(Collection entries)
-------

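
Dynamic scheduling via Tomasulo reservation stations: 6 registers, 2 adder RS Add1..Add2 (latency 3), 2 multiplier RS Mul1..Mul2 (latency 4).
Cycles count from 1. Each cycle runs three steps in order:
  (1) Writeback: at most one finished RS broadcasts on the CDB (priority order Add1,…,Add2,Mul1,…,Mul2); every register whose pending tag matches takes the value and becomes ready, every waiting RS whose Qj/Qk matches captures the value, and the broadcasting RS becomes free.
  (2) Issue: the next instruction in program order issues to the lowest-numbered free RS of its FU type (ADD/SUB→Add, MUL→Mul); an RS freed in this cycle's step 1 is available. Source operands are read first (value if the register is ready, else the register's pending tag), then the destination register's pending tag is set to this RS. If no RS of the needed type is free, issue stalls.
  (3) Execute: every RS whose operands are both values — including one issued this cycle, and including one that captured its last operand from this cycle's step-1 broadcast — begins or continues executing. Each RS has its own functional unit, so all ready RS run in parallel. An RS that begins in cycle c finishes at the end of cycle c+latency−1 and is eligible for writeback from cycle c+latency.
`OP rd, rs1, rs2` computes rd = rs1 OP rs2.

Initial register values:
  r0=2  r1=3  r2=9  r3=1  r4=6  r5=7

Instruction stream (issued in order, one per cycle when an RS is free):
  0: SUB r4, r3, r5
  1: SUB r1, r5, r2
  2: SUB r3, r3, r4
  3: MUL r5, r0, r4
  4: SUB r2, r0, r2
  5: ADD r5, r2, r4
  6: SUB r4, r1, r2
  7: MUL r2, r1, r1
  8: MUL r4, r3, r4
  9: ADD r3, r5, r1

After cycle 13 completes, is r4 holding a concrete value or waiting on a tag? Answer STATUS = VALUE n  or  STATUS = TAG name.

c1: issue SUB r4<-Add1 | r0:2,r1:3,r2:9,r3:1,r4:Add1,r5:7
c2: issue SUB r1<-Add2 | r0:2,r1:Add2,r2:9,r3:1,r4:Add1,r5:7
c3: stall | r0:2,r1:Add2,r2:9,r3:1,r4:Add1,r5:7
c4: CDB Add1=-6; issue SUB r3<-Add1 | r0:2,r1:Add2,r2:9,r3:Add1,r4:-6,r5:7
c5: CDB Add2=-2; issue MUL r5<-Mul1 | r0:2,r1:-2,r2:9,r3:Add1,r4:-6,r5:Mul1
c6: issue SUB r2<-Add2 | r0:2,r1:-2,r2:Add2,r3:Add1,r4:-6,r5:Mul1
c7: CDB Add1=7; issue ADD r5<-Add1 | r0:2,r1:-2,r2:Add2,r3:7,r4:-6,r5:Add1
c8: stall | r0:2,r1:-2,r2:Add2,r3:7,r4:-6,r5:Add1
c9: CDB Add2=-7; issue SUB r4<-Add2 | r0:2,r1:-2,r2:-7,r3:7,r4:Add2,r5:Add1
c10: CDB Mul1=-12; issue MUL r2<-Mul1 | r0:2,r1:-2,r2:Mul1,r3:7,r4:Add2,r5:Add1
c11: issue MUL r4<-Mul2 | r0:2,r1:-2,r2:Mul1,r3:7,r4:Mul2,r5:Add1
c12: CDB Add1=-13; issue ADD r3<-Add1 | r0:2,r1:-2,r2:Mul1,r3:Add1,r4:Mul2,r5:-13
c13: CDB Add2=5 | r0:2,r1:-2,r2:Mul1,r3:Add1,r4:Mul2,r5:-13

STATUS = TAG Mul2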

-------

* WHAT TO PRODUCE: Repeat the entries shown above, every one, word for word.

* EXERCISE ANSWER:
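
Dynamic scheduling via Tomasulo reservation stations: 6 registers, 2 adder RS Add1..Add2 (latency 3), 2 multiplier RS Mul1..Mul2 (latency 4).
Cycles count from 1. Each cycle runs three steps in order:
  (1) Writeback: at most one finished RS broadcasts on the CDB (priority order Add1,…,Add2,Mul1,…,Mul2); every register whose pending tag matches takes the value and becomes ready, every waiting RS whose Qj/Qk matches captures the value, and the broadcasting RS becomes free.
  (2) Issue: the next instruction in program order issues to the lowest-numbered free RS of its FU type (ADD/SUB→Add, MUL→Mul); an RS freed in this cycle's step 1 is available. Source operands are read first (value if the register is ready, else the register's pending tag), then the destination register's pending tag is set to this RS. If no RS of the needed type is free, issue stalls.
  (3) Execute: every RS whose operands are both values — including one issued this cycle, and including one that captured its last operand from this cycle's step-1 broadcast — begins or continues executing. Each RS has its own functional unit, so all ready RS run in parallel. An RS that begins in cycle c finishes at the end of cycle c+latency−1 and is eligible for writeback from cycle c+latency.
`OP rd, rs1, rs2` computes rd = rs1 OP rs2.

Initial register values:
  r0=2  r1=3  r2=9  r3=1  r4=6  r5=7

Instruction stream (issued in order, one per cycle when an RS is free):
  0: SUB r4, r3, r5
  1: SUB r1, r5, r2
  2: SUB r3, r3, r4
  3: MUL r5, r0, r4
  4: SUB r2, r0, r2
  5: ADD r5, r2, r4
  6: SUB r4, r1, r2
  7: MUL r2, r1, r1
  8: MUL r4, r3, r4
  9: ADD r3, r5, r1

After cycle 13 completes, is r4 holding a concrete value or waiting on a tag? Answer STATUS = VALUE n  or  STATUS = TAG name.

c1: issue SUB r4<-Add1 | r0:2,r1:3,r2:9,r3:1,r4:Add1,r5:7
c2: issue SUB r1<-Add2 | r0:2,r1:Add2,r2:9,r3:1,r4:Add1,r5:7
c3: stall | r0:2,r1:Add2,r2:9,r3:1,r4:Add1,r5:7
c4: CDB Add1=-6; issue SUB r3<-Add1 | r0:2,r1:Add2,r2:9,r3:Add1,r4:-6,r5:7
c5: CDB Add2=-2; issue MUL r5<-Mul1 | r0:2,r1:-2,r2:9,r3:Add1,r4:-6,r5:Mul1
c6: issue SUB r2<-Add2 | r0:2,r1:-2,r2:Add2,r3:Add1,r4:-6,r5:Mul1
c7: CDB Add1=7; issue ADD r5<-Add1 | r0:2,r1:-2,r2:Add2,r3:7,r4:-6,r5:Add1
c8: stall | r0:2,r1:-2,r2:Add2,r3:7,r4:-6,r5:Add1
c9: CDB Add2=-7; issue SUB r4<-Add2 | r0:2,r1:-2,r2:-7,r3:7,r4:Add2,r5:Add1
c10: CDB Mul1=-12; issue MUL r2<-Mul1 | r0:2,r1:-2,r2:Mul1,r3:7,r4:Add2,r5:Add1
c11: issue MUL r4<-Mul2 | r0:2,r1:-2,r2:Mul1,r3:7,r4:Mul2,r5:Add1
c12: CDB Add1=-13; issue ADD r3<-Add1 | r0:2,r1:-2,r2:Mul1,r3:Add1,r4:Mul2,r5:-13
c13: CDB Add2=5 | r0:2,r1:-2,r2:Mul1,r3:Add1,r4:Mul2,r5:-13

STATUS = TAG Mul2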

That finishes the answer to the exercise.